§ WORK TO BE COMPLETED:
Give the count of lines in the entries below that contain the string "keys", and only that count.

Excerpts from a dataset:

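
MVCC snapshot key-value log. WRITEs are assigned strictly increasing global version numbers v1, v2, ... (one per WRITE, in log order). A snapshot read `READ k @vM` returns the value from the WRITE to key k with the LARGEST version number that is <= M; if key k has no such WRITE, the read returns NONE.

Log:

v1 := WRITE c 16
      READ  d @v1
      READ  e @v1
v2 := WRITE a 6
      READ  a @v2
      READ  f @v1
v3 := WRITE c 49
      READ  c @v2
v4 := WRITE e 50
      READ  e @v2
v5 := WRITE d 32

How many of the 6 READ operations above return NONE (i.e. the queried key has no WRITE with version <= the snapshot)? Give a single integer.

v1: WRITE c=16  (c history now [(1, 16)])
READ d @v1: history=[] -> no version <= 1 -> NONE
READ e @v1: history=[] -> no version <= 1 -> NONE
v2: WRITE a=6  (a history now [(2, 6)])
READ a @v2: history=[(2, 6)] -> pick v2 -> 6
READ f @v1: history=[] -> no version <= 1 -> NONE
v3: WRITE c=49  (c history now [(1, 16), (3, 49)])
READ c @v2: history=[(1, 16), (3, 49)] -> pick v1 -> 16
v4: WRITE e=50  (e history now [(4, 50)])
READ e @v2: history=[(4, 50)] -> no version <= 2 -> NONE
v5: WRITE d=32  (d history now [(5, 32)])
Read results in order: ['NONE', 'NONE', '6', 'NONE', '16', 'NONE']
NONE count = 4

Answer: 4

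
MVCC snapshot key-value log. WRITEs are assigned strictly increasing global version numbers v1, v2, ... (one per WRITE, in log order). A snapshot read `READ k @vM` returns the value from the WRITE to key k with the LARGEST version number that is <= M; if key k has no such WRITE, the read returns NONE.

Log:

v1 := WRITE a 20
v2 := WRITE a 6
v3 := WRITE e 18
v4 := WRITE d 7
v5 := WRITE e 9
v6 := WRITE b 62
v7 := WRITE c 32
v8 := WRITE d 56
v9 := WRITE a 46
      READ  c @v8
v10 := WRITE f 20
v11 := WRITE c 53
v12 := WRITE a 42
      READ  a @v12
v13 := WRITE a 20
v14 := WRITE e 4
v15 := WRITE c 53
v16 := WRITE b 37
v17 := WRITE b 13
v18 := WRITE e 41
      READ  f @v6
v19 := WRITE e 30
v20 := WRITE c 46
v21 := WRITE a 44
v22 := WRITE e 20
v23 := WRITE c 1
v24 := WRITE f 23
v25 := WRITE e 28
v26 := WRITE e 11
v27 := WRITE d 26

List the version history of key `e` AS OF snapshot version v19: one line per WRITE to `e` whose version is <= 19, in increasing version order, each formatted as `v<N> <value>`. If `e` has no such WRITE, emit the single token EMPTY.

Scan writes for key=e with version <= 19:
  v1 WRITE a 20 -> skip
  v2 WRITE a 6 -> skip
  v3 WRITE e 18 -> keep
  v4 WRITE d 7 -> skip
  v5 WRITE e 9 -> keep
  v6 WRITE b 62 -> skip
  v7 WRITE c 32 -> skip
  v8 WRITE d 56 -> skip
  v9 WRITE a 46 -> skip
  v10 WRITE f 20 -> skip
  v11 WRITE c 53 -> skip
  v12 WRITE a 42 -> skip
  v13 WRITE a 20 -> skip
  v14 WRITE e 4 -> keep
  v15 WRITE c 53 -> skip
  v16 WRITE b 37 -> skip
  v17 WRITE b 13 -> skip
  v18 WRITE e 41 -> keep
  v19 WRITE e 30 -> keep
  v20 WRITE c 46 -> skip
  v21 WRITE a 44 -> skip
  v22 WRITE e 20 -> drop (> snap)
  v23 WRITE c 1 -> skip
  v24 WRITE f 23 -> skip
  v25 WRITE e 28 -> drop (> snap)
  v26 WRITE e 11 -> drop (> snap)
  v27 WRITE d 26 -> skip
Collected: [(3, 18), (5, 9), (14, 4), (18, 41), (19, 30)]

Answer: v3 18
v5 9
v14 4
v18 41
v19 30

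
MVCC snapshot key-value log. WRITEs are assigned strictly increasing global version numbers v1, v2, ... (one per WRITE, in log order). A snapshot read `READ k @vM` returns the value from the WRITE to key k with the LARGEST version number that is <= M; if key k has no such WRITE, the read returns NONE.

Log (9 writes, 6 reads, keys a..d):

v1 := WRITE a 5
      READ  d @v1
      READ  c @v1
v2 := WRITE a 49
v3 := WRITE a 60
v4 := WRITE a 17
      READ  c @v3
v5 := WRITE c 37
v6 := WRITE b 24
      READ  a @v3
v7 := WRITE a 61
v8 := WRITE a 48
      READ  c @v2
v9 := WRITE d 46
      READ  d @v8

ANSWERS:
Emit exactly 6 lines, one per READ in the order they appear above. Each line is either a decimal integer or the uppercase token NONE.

v1: WRITE a=5  (a history now [(1, 5)])
READ d @v1: history=[] -> no version <= 1 -> NONE
READ c @v1: history=[] -> no version <= 1 -> NONE
v2: WRITE a=49  (a history now [(1, 5), (2, 49)])
v3: WRITE a=60  (a history now [(1, 5), (2, 49), (3, 60)])
v4: WRITE a=17  (a history now [(1, 5), (2, 49), (3, 60), (4, 17)])
READ c @v3: history=[] -> no version <= 3 -> NONE
v5: WRITE c=37  (c history now [(5, 37)])
v6: WRITE b=24  (b history now [(6, 24)])
READ a @v3: history=[(1, 5), (2, 49), (3, 60), (4, 17)] -> pick v3 -> 60
v7: WRITE a=61  (a history now [(1, 5), (2, 49), (3, 60), (4, 17), (7, 61)])
v8: WRITE a=48  (a history now [(1, 5), (2, 49), (3, 60), (4, 17), (7, 61), (8, 48)])
READ c @v2: history=[(5, 37)] -> no version <= 2 -> NONE
v9: WRITE d=46  (d history now [(9, 46)])
READ d @v8: history=[(9, 46)] -> no version <= 8 -> NONE

Answer: NONE
NONE
NONE
60
NONE
NONE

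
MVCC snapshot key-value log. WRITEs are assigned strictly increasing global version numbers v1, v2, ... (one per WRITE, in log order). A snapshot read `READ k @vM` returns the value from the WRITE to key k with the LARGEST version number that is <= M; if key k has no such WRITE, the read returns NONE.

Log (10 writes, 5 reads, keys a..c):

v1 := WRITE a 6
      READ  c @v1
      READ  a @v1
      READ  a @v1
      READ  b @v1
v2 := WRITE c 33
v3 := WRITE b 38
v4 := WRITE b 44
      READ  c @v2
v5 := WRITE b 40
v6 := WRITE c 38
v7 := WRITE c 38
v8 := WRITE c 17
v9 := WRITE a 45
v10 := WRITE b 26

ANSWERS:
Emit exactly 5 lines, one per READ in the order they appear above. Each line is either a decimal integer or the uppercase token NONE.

v1: WRITE a=6  (a history now [(1, 6)])
READ c @v1: history=[] -> no version <= 1 -> NONE
READ a @v1: history=[(1, 6)] -> pick v1 -> 6
READ a @v1: history=[(1, 6)] -> pick v1 -> 6
READ b @v1: history=[] -> no version <= 1 -> NONE
v2: WRITE c=33  (c history now [(2, 33)])
v3: WRITE b=38  (b history now [(3, 38)])
v4: WRITE b=44  (b history now [(3, 38), (4, 44)])
READ c @v2: history=[(2, 33)] -> pick v2 -> 33
v5: WRITE b=40  (b history now [(3, 38), (4, 44), (5, 40)])
v6: WRITE c=38  (c history now [(2, 33), (6, 38)])
v7: WRITE c=38  (c history now [(2, 33), (6, 38), (7, 38)])
v8: WRITE c=17  (c history now [(2, 33), (6, 38), (7, 38), (8, 17)])
v9: WRITE a=45  (a history now [(1, 6), (9, 45)])
v10: WRITE b=26  (b history now [(3, 38), (4, 44), (5, 40), (10, 26)])

Answer: NONE
6
6
NONE
33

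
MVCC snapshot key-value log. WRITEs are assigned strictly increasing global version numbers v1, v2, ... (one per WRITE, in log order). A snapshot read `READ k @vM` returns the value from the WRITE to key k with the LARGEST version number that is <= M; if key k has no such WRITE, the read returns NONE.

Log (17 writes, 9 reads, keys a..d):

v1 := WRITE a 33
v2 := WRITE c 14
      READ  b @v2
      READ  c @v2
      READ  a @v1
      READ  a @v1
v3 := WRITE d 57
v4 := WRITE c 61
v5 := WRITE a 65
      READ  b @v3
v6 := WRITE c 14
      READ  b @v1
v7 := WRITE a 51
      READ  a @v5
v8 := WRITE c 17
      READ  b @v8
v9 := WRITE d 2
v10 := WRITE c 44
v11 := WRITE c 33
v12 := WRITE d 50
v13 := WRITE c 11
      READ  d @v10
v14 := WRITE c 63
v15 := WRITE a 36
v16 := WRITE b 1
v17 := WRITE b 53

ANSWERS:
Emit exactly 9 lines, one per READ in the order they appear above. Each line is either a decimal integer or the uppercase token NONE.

Answer: NONE
14
33
33
NONE
NONE
65
NONE
2

Derivation:
v1: WRITE a=33  (a history now [(1, 33)])
v2: WRITE c=14  (c history now [(2, 14)])
READ b @v2: history=[] -> no version <= 2 -> NONE
READ c @v2: history=[(2, 14)] -> pick v2 -> 14
READ a @v1: history=[(1, 33)] -> pick v1 -> 33
READ a @v1: history=[(1, 33)] -> pick v1 -> 33
v3: WRITE d=57  (d history now [(3, 57)])
v4: WRITE c=61  (c history now [(2, 14), (4, 61)])
v5: WRITE a=65  (a history now [(1, 33), (5, 65)])
READ b @v3: history=[] -> no version <= 3 -> NONE
v6: WRITE c=14  (c history now [(2, 14), (4, 61), (6, 14)])
READ b @v1: history=[] -> no version <= 1 -> NONE
v7: WRITE a=51  (a history now [(1, 33), (5, 65), (7, 51)])
READ a @v5: history=[(1, 33), (5, 65), (7, 51)] -> pick v5 -> 65
v8: WRITE c=17  (c history now [(2, 14), (4, 61), (6, 14), (8, 17)])
READ b @v8: history=[] -> no version <= 8 -> NONE
v9: WRITE d=2  (d history now [(3, 57), (9, 2)])
v10: WRITE c=44  (c history now [(2, 14), (4, 61), (6, 14), (8, 17), (10, 44)])
v11: WRITE c=33  (c history now [(2, 14), (4, 61), (6, 14), (8, 17), (10, 44), (11, 33)])
v12: WRITE d=50  (d history now [(3, 57), (9, 2), (12, 50)])
v13: WRITE c=11  (c history now [(2, 14), (4, 61), (6, 14), (8, 17), (10, 44), (11, 33), (13, 11)])
READ d @v10: history=[(3, 57), (9, 2), (12, 50)] -> pick v9 -> 2
v14: WRITE c=63  (c history now [(2, 14), (4, 61), (6, 14), (8, 17), (10, 44), (11, 33), (13, 11), (14, 63)])
v15: WRITE a=36  (a history now [(1, 33), (5, 65), (7, 51), (15, 36)])
v16: WRITE b=1  (b history now [(16, 1)])
v17: WRITE b=53  (b history now [(16, 1), (17, 53)])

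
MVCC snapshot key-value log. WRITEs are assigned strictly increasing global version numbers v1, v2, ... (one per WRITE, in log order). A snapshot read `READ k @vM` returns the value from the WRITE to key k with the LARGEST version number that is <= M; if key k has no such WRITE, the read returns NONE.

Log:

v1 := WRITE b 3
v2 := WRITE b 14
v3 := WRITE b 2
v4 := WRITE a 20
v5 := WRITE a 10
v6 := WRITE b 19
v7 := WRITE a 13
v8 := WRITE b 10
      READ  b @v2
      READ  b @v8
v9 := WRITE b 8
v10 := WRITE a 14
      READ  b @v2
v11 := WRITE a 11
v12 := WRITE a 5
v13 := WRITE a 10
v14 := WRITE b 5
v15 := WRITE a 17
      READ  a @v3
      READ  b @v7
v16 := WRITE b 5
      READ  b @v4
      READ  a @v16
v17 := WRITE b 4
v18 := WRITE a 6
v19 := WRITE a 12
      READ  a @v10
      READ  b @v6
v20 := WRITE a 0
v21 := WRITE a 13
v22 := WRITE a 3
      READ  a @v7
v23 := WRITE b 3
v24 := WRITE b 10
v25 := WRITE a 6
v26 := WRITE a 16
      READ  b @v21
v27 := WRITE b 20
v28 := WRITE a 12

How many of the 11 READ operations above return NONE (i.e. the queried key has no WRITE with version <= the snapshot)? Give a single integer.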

§ RESULT OF THIS TASK:
3